◆ What to do: Read the records below and report each line in which "move" occurs.

Stored items
..........

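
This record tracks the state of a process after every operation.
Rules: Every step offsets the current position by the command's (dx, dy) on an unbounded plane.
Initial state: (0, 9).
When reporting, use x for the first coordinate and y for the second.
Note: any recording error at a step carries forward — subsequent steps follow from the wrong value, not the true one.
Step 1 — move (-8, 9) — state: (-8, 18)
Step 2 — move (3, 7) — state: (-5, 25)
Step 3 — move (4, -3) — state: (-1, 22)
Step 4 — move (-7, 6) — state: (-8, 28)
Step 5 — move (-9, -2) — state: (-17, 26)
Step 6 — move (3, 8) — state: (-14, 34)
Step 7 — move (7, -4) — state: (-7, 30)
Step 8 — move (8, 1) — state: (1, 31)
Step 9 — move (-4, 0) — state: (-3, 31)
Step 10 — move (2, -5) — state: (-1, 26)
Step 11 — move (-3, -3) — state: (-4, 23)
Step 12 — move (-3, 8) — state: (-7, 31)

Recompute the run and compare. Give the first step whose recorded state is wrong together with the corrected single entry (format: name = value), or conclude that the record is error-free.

no error

step 1: x = 0 + (-8) = -8, y = 9 + (9) = 18 -> consistent with the record
step 2: x = -8 + (3) = -5, y = 18 + (7) = 25 -> consistent with the record
step 3: x = -5 + (4) = -1, y = 25 + (-3) = 22 -> verified
step 4: x = -1 + (-7) = -8, y = 22 + (6) = 28 -> verified
step 5: x = -8 + (-9) = -17, y = 28 + (-2) = 26 -> matches
step 6: x = -17 + (3) = -14, y = 26 + (8) = 34 -> confirmed correct
step 7: x = -14 + (7) = -7, y = 34 + (-4) = 30 -> verified
step 8: x = -7 + (8) = 1, y = 30 + (1) = 31 -> verified
step 9: x = 1 + (-4) = -3, y = 31 + (0) = 31 -> checks out
step 10: x = -3 + (2) = -1, y = 31 + (-5) = 26 -> in agreement
step 11: x = -1 + (-3) = -4, y = 26 + (-3) = 23 -> agrees with the record
step 12: x = -4 + (-3) = -7, y = 23 + (8) = 31 -> in agreement
The whole run recomputes cleanly — no discrepancies.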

..........

◆ Your solution:
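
Step 1 — move (-8, 9) — state: (-8, 18)
Step 2 — move (3, 7) — state: (-5, 25)
Step 3 — move (4, -3) — state: (-1, 22)
Step 4 — move (-7, 6) — state: (-8, 28)
Step 5 — move (-9, -2) — state: (-17, 26)
Step 6 — move (3, 8) — state: (-14, 34)
Step 7 — move (7, -4) — state: (-7, 30)
Step 8 — move (8, 1) — state: (1, 31)
Step 9 — move (-4, 0) — state: (-3, 31)
Step 10 — move (2, -5) — state: (-1, 26)
Step 11 — move (-3, -3) — state: (-4, 23)
Step 12 — move (-3, 8) — state: (-7, 31)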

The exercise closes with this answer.